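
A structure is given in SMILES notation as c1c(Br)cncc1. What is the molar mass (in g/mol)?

Atom tally by fragment:
  pyridine ring core → C:5 H:5 N:1
  (− 1 ring H displaced by substituents)
  + Br → Br:1
Element totals:
  C: 5
  H: 4
  Br: 1
  N: 1
Molecular formula: C5H4BrN.
  M = 5(12.011) + 4(1.008) + 79.904 + 14.007
    = 60.055 + 4.032 + 79.904 + 14.007 = 157.998

158.00 g/mol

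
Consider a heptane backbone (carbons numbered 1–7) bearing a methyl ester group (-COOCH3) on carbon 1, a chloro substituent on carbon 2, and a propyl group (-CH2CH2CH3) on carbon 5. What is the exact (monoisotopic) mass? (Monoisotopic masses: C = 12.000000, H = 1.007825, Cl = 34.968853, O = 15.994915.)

Atom tally by fragment:
  CH3OOCCH2 → C:3 H:5 O:2
  CH(Cl) → C:1 H:1 Cl:1
  CH2 → C:1 H:2
  CH2 → C:1 H:2
  CH(CH2CH2CH3) → C:4 H:8
  CH2 → C:1 H:2
  CH3 → C:1 H:3
Element totals:
  C: 12
  H: 23
  Cl: 1
  O: 2
Molecular formula: C12H23ClO2.
  M = 12(12.0) + 23(1.007825) + 34.968853 + 2(15.994915)
    = 144.000000 + 23.179975 + 34.968853 + 31.989830 = 234.138658

234.1387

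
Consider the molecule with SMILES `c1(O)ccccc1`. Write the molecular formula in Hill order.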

********

#### WHAT YOU SHOULD DO
This exercise requires an exact copy of all the records.

#### SOLUTION TO THE EXERCISE
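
A structure is given in SMILES notation as c1c(Br)cncc1. What is the molar mass (in g/mol)?

Atom tally by fragment:
  pyridine ring core → C:5 H:5 N:1
  (− 1 ring H displaced by substituents)
  + Br → Br:1
Element totals:
  C: 5
  H: 4
  Br: 1
  N: 1
Molecular formula: C5H4BrN.
  M = 5(12.011) + 4(1.008) + 79.904 + 14.007
    = 60.055 + 4.032 + 79.904 + 14.007 = 157.998

158.00 g/mol

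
Consider a heptane backbone (carbons numbered 1–7) bearing a methyl ester group (-COOCH3) on carbon 1, a chloro substituent on carbon 2, and a propyl group (-CH2CH2CH3) on carbon 5. What is the exact (monoisotopic) mass? (Monoisotopic masses: C = 12.000000, H = 1.007825, Cl = 34.968853, O = 15.994915.)

Atom tally by fragment:
  CH3OOCCH2 → C:3 H:5 O:2
  CH(Cl) → C:1 H:1 Cl:1
  CH2 → C:1 H:2
  CH2 → C:1 H:2
  CH(CH2CH2CH3) → C:4 H:8
  CH2 → C:1 H:2
  CH3 → C:1 H:3
Element totals:
  C: 12
  H: 23
  Cl: 1
  O: 2
Molecular formula: C12H23ClO2.
  M = 12(12.0) + 23(1.007825) + 34.968853 + 2(15.994915)
    = 144.000000 + 23.179975 + 34.968853 + 31.989830 = 234.138658

234.1387

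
Consider the molecule with SMILES `c1(O)ccccc1`. Write the molecular formula in Hill order.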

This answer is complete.